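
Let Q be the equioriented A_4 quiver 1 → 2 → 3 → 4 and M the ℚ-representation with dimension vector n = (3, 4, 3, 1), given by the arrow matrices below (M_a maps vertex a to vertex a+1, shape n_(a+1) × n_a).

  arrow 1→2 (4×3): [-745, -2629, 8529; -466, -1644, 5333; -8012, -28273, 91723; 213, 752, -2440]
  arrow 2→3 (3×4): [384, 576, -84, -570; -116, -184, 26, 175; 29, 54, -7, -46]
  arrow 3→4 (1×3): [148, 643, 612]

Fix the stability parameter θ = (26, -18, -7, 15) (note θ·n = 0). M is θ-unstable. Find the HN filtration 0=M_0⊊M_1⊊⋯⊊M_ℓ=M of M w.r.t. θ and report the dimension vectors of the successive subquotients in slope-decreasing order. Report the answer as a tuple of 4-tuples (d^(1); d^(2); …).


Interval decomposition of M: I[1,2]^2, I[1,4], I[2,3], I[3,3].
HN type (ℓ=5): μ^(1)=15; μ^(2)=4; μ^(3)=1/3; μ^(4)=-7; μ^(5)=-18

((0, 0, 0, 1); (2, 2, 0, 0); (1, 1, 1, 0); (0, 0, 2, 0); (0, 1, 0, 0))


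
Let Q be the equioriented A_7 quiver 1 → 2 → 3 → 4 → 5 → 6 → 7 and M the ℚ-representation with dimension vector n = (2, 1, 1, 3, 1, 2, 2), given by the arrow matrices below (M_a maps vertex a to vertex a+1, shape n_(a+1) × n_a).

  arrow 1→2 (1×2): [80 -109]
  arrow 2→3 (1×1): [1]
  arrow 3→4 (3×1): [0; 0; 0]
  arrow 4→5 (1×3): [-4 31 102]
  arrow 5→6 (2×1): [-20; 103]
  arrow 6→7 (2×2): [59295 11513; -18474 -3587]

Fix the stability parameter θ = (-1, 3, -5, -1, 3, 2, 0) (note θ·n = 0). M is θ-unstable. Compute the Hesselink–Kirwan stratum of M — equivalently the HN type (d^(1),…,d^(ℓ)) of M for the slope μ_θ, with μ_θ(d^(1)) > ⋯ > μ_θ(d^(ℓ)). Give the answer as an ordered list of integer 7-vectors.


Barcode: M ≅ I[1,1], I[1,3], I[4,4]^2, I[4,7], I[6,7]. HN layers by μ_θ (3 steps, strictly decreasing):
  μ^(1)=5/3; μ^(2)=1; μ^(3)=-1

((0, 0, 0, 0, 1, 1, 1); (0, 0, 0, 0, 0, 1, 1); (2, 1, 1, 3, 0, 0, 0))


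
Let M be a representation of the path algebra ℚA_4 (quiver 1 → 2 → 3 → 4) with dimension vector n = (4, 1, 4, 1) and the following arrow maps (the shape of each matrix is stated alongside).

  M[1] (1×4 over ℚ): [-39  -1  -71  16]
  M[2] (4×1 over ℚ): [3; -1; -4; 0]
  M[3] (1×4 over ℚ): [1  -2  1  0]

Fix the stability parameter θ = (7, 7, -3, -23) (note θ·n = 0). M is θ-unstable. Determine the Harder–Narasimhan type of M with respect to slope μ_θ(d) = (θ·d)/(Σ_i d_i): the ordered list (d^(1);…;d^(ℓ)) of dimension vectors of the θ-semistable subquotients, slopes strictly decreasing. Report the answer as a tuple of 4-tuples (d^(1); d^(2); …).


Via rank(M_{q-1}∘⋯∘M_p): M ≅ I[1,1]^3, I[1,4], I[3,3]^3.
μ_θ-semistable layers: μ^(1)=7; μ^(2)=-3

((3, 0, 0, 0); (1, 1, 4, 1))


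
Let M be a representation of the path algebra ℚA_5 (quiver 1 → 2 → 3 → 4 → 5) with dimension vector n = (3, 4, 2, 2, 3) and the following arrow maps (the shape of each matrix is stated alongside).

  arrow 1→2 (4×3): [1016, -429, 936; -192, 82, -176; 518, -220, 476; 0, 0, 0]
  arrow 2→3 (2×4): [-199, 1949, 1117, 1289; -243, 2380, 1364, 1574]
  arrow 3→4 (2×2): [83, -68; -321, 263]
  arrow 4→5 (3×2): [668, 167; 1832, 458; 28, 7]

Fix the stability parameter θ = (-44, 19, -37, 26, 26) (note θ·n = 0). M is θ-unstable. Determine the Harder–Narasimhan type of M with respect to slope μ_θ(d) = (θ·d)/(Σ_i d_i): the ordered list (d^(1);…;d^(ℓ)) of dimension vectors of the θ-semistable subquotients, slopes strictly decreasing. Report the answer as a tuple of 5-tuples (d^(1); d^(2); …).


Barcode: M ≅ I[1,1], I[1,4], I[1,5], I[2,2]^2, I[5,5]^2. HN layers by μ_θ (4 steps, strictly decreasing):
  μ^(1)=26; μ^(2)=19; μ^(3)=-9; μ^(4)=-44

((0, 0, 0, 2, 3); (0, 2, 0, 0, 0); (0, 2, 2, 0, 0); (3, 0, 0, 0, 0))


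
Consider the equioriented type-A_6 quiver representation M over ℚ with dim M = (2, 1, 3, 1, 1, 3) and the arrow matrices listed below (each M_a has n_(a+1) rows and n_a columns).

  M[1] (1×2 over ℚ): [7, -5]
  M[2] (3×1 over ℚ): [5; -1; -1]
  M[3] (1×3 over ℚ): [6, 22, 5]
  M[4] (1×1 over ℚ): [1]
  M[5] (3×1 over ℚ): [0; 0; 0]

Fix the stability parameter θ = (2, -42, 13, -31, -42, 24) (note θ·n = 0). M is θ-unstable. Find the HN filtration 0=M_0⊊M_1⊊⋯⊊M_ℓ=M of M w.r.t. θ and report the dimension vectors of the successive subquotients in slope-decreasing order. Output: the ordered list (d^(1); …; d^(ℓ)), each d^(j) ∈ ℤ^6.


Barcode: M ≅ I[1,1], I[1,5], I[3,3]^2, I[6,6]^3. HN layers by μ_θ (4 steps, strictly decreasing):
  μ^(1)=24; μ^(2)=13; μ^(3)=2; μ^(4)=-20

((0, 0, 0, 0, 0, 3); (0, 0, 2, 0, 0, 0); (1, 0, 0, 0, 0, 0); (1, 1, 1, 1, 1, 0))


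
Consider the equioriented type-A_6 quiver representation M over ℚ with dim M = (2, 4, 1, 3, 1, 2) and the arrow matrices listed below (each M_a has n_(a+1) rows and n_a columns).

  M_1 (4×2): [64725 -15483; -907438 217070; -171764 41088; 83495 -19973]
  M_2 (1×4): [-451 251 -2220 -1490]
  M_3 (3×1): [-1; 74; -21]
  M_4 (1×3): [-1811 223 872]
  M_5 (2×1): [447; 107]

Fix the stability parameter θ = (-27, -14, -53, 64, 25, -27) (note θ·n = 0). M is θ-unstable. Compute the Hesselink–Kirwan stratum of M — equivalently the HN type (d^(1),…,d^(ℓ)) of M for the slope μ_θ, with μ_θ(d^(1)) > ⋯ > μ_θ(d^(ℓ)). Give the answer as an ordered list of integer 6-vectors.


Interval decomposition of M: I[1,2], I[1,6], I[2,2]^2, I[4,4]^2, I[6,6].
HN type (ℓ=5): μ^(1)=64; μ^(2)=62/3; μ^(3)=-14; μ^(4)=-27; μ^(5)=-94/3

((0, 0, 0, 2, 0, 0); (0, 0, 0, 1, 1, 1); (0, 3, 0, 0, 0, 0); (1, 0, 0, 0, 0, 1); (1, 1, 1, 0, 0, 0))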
...
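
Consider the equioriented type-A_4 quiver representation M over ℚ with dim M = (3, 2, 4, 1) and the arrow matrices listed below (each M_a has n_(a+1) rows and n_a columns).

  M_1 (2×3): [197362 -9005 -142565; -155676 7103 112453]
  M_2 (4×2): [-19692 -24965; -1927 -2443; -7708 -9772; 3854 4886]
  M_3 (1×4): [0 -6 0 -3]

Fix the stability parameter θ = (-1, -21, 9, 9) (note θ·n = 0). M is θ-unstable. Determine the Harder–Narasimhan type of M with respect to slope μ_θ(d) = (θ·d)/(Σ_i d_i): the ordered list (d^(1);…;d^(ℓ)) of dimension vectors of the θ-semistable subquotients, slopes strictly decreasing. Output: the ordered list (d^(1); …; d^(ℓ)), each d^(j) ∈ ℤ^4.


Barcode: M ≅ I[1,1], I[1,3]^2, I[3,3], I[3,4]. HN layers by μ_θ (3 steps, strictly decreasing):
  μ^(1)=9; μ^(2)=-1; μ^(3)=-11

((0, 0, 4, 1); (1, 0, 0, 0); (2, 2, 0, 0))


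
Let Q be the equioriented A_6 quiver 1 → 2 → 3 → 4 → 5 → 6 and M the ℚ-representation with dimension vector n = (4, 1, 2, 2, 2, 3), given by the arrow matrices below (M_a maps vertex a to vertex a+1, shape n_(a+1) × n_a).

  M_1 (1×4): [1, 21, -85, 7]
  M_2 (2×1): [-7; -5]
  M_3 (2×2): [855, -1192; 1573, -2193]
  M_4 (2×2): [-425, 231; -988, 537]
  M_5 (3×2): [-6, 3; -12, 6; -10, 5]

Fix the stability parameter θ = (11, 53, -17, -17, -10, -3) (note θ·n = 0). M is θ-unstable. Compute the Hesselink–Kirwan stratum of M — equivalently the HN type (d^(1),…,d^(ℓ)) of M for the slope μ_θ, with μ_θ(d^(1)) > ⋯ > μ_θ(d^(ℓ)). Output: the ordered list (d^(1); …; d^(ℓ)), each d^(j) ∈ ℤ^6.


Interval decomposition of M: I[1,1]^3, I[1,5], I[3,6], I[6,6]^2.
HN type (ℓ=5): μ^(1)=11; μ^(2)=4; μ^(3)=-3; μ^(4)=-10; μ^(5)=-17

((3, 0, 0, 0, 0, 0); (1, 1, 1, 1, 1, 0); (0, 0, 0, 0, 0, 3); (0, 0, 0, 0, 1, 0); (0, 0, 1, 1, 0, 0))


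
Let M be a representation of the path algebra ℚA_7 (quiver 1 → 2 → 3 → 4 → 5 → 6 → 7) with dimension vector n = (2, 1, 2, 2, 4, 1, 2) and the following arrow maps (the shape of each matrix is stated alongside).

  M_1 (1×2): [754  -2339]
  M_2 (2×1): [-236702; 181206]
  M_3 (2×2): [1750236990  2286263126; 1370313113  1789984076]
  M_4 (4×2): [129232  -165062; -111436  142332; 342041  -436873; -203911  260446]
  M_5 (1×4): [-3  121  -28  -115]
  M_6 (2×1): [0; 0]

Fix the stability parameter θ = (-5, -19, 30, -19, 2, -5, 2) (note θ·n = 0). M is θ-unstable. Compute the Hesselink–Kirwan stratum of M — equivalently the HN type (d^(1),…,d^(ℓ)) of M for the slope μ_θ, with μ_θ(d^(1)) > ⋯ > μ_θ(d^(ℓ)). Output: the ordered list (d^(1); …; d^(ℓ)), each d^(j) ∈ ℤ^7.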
* * *
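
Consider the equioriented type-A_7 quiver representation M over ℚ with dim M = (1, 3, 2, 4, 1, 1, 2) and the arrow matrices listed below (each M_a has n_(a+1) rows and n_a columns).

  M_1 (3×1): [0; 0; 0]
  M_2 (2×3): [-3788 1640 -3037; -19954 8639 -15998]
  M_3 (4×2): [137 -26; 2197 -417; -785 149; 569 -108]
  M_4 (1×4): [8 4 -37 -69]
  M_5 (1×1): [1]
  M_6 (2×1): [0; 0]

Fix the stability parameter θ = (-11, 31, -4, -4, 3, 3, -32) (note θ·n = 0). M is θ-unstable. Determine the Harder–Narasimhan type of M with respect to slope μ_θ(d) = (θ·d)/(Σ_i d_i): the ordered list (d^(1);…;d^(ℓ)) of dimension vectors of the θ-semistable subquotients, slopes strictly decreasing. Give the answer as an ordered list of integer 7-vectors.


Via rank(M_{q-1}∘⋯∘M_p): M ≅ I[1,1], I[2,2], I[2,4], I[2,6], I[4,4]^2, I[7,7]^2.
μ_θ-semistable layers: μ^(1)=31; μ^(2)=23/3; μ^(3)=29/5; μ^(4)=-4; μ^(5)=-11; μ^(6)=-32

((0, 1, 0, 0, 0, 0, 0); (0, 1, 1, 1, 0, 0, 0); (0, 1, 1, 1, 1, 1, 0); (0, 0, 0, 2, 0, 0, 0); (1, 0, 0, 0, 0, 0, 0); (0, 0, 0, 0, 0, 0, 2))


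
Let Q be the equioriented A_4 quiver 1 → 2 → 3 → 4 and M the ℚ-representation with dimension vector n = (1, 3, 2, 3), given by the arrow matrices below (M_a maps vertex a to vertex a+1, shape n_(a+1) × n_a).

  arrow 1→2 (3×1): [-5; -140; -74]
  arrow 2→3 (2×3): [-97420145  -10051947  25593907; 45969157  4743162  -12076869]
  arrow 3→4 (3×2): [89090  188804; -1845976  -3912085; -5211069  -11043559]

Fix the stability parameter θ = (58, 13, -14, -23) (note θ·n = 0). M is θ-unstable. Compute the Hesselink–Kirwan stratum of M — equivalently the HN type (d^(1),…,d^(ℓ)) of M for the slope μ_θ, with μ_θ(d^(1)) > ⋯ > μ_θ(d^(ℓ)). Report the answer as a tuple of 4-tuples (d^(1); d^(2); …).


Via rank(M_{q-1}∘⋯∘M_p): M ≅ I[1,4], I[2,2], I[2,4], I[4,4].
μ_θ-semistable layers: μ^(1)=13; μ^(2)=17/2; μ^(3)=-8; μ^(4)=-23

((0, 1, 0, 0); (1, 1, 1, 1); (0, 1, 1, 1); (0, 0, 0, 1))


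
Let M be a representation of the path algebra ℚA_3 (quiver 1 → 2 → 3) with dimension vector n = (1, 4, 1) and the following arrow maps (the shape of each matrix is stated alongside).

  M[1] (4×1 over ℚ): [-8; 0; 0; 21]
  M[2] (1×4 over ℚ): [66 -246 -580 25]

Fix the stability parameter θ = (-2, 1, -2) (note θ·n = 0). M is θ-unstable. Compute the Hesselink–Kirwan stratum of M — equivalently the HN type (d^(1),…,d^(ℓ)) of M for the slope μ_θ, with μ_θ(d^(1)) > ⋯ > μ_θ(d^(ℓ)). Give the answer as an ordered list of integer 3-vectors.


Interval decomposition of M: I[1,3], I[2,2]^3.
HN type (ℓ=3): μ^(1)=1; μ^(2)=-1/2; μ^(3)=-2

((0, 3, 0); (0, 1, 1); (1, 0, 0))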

(What to produce): For each line above that includes the word "stated", make a copy of that line.

(Final answer):
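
Let M be a representation of the path algebra ℚA_4 (quiver 1 → 2 → 3 → 4) with dimension vector n = (4, 1, 4, 1) and the following arrow maps (the shape of each matrix is stated alongside).
Let M be a representation of the path algebra ℚA_5 (quiver 1 → 2 → 3 → 4 → 5) with dimension vector n = (3, 4, 2, 2, 3) and the following arrow maps (the shape of each matrix is stated alongside).
Let M be a representation of the path algebra ℚA_7 (quiver 1 → 2 → 3 → 4 → 5 → 6 → 7) with dimension vector n = (2, 1, 2, 2, 4, 1, 2) and the following arrow maps (the shape of each matrix is stated alongside).
Let M be a representation of the path algebra ℚA_3 (quiver 1 → 2 → 3) with dimension vector n = (1, 4, 1) and the following arrow maps (the shape of each matrix is stated alongside).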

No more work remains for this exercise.